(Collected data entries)
========================
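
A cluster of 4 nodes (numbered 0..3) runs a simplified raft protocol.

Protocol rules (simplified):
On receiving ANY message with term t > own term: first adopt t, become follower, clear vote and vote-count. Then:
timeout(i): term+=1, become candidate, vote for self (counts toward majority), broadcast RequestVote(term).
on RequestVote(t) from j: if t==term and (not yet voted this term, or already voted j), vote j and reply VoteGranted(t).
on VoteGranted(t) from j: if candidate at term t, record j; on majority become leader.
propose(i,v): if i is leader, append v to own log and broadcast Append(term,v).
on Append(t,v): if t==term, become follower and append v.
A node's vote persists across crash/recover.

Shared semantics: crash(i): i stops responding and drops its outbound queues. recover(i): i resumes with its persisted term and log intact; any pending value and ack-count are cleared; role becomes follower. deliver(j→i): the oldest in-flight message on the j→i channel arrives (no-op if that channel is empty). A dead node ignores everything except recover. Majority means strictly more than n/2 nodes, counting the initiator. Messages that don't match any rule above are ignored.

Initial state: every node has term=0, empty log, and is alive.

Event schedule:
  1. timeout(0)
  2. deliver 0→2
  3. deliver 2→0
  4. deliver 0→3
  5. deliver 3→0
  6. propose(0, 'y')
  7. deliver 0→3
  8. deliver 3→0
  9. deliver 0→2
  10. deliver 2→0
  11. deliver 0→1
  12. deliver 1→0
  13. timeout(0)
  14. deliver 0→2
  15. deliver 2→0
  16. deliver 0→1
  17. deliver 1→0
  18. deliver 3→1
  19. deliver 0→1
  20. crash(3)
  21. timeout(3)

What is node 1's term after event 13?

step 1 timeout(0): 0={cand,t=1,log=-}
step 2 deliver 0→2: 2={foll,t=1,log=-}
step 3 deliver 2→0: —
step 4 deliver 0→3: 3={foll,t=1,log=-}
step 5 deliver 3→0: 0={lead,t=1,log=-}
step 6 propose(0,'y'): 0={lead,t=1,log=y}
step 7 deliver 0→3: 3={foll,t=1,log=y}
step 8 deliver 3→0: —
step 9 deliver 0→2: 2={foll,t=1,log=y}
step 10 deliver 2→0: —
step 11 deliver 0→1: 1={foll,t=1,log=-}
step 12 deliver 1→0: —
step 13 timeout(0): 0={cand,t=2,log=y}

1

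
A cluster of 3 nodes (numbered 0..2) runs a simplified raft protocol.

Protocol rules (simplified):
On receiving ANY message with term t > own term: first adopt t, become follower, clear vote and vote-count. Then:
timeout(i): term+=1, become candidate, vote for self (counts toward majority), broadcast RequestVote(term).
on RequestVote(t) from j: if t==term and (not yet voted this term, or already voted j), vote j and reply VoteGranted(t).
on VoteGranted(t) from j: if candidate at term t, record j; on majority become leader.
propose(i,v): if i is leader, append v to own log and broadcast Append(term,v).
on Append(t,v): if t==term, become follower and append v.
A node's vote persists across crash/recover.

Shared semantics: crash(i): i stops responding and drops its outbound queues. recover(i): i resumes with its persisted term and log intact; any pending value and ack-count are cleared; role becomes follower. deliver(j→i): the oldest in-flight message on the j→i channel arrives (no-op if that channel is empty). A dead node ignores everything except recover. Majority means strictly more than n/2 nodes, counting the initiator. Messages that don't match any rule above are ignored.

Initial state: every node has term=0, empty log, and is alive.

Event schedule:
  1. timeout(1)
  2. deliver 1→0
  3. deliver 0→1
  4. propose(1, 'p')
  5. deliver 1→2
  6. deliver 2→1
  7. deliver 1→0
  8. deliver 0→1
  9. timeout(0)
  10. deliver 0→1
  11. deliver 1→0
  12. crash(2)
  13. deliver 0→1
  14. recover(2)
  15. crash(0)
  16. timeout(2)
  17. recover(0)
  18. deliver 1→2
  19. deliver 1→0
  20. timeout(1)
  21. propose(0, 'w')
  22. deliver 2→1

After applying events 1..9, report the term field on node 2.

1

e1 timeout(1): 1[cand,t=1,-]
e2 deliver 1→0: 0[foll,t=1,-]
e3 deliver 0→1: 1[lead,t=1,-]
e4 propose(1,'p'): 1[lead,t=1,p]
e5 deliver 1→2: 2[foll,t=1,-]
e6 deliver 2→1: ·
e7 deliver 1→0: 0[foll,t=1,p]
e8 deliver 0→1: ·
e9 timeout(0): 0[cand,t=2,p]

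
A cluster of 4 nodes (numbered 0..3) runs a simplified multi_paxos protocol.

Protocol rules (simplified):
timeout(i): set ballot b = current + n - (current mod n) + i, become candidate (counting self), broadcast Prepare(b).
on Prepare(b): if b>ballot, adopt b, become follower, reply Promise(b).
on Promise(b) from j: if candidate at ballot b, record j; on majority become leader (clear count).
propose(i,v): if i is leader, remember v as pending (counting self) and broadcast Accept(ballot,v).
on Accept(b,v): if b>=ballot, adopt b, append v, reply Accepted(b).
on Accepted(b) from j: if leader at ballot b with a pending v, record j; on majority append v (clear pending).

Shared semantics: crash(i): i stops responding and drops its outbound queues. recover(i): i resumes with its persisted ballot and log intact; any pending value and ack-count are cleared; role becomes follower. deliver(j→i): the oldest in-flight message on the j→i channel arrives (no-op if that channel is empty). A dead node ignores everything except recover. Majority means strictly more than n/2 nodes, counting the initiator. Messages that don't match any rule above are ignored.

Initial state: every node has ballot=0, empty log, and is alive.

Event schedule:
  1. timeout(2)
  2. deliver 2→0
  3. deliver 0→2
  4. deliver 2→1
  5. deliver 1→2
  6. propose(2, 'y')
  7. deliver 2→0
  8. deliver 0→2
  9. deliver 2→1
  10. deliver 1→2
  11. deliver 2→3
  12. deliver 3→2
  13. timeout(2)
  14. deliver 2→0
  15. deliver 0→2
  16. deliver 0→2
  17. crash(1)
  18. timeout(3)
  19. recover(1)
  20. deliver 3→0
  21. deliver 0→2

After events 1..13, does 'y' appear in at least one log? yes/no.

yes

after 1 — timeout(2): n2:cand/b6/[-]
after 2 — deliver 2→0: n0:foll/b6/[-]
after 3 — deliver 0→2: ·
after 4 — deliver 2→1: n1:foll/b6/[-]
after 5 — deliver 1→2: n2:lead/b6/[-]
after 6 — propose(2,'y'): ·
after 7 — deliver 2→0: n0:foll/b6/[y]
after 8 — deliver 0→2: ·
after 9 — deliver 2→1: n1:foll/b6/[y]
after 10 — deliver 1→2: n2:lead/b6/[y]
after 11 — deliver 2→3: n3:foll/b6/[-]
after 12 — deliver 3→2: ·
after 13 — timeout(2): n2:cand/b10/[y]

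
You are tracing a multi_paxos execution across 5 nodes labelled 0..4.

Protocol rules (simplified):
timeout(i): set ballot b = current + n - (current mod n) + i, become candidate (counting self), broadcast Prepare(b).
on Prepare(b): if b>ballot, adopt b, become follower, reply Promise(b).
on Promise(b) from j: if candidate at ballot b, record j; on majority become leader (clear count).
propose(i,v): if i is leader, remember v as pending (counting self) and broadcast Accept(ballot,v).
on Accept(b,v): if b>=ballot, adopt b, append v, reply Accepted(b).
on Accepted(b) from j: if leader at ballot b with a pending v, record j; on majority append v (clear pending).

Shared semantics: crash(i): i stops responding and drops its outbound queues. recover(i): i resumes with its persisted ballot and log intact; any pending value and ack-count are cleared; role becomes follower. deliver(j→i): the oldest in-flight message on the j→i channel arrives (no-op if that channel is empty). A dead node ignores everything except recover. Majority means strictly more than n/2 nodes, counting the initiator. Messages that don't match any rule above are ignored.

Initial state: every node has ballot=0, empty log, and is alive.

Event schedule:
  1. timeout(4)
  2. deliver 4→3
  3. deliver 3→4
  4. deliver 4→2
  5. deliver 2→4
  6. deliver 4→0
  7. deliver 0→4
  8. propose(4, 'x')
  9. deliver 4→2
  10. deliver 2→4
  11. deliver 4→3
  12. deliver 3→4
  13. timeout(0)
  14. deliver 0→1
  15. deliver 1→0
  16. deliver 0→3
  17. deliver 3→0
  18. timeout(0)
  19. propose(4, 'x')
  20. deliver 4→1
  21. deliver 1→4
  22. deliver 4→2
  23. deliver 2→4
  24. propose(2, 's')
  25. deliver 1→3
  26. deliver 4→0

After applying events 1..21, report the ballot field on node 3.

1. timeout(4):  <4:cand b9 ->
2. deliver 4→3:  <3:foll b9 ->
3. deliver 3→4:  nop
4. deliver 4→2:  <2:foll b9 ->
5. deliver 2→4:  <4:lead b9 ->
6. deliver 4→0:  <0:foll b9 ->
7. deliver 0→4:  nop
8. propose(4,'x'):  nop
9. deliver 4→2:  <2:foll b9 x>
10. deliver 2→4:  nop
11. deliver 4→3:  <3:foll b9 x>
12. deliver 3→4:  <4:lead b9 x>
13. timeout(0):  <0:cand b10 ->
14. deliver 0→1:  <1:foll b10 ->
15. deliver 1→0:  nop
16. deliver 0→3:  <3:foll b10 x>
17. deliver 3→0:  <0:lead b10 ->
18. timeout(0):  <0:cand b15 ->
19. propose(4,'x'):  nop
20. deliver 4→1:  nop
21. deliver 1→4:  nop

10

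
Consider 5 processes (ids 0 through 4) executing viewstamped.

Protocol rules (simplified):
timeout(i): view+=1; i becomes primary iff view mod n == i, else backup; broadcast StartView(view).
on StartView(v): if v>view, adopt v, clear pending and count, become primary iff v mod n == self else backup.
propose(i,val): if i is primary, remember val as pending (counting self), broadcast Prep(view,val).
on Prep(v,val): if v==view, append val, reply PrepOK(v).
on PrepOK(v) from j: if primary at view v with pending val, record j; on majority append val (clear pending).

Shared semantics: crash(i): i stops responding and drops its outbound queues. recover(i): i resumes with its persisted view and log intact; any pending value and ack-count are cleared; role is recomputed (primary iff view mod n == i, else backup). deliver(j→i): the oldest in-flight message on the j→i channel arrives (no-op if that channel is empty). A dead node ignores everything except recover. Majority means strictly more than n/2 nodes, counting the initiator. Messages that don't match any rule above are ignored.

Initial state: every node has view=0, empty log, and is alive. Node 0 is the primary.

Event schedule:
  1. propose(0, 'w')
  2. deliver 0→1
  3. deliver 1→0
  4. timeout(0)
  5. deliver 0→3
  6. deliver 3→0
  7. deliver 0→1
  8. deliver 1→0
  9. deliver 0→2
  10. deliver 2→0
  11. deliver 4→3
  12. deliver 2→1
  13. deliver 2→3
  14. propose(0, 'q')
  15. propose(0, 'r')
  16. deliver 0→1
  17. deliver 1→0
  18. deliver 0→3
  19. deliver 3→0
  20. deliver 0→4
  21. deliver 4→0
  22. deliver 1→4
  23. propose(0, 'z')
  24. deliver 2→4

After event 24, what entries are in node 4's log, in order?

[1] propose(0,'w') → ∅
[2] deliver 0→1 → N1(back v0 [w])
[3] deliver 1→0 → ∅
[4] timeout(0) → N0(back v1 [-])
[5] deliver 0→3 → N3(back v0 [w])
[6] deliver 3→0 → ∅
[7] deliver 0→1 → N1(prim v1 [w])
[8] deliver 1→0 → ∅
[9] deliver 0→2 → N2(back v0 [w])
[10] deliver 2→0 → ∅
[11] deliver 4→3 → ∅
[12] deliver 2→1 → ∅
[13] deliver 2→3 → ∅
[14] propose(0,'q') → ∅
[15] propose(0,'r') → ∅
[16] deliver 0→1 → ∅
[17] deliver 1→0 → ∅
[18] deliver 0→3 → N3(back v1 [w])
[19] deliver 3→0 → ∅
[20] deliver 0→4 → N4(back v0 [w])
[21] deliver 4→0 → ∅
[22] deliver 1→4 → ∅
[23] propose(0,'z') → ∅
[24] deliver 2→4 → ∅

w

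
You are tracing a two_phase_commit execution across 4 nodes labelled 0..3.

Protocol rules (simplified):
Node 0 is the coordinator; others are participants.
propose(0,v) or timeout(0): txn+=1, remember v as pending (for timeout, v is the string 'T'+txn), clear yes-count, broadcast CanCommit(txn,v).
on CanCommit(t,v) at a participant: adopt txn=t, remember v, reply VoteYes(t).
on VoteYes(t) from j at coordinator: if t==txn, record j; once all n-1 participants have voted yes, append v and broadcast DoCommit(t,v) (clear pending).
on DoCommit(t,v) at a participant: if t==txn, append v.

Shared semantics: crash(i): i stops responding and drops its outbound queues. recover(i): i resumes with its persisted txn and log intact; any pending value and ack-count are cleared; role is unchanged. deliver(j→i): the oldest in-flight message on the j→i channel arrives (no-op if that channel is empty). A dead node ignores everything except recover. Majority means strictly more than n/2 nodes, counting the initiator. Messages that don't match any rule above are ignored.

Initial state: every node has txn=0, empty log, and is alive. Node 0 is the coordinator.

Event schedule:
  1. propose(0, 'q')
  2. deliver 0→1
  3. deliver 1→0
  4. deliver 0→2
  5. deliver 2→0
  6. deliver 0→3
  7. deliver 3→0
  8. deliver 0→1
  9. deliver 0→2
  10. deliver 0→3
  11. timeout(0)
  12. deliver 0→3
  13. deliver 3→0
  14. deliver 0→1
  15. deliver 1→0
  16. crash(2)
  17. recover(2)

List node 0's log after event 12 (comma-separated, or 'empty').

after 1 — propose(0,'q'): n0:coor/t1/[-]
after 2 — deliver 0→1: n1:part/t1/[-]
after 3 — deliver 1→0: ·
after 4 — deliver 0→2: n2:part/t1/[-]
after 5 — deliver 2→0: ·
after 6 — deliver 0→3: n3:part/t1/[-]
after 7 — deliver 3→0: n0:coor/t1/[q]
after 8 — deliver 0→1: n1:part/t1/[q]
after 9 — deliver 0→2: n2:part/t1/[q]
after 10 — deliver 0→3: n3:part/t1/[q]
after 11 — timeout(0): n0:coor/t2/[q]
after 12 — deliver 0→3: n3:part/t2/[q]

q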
========================
YOUR TASK> Please output exactly the lines between the one holding "16. deliver 0→2" and the one holding "21. deliver 0→2" in the records above, inclusive, and nothing more.

OUTPUT OF THE TASK>
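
  16. deliver 0→2
  17. crash(1)
  18. timeout(3)
  19. recover(1)
  20. deliver 3→0
  21. deliver 0→2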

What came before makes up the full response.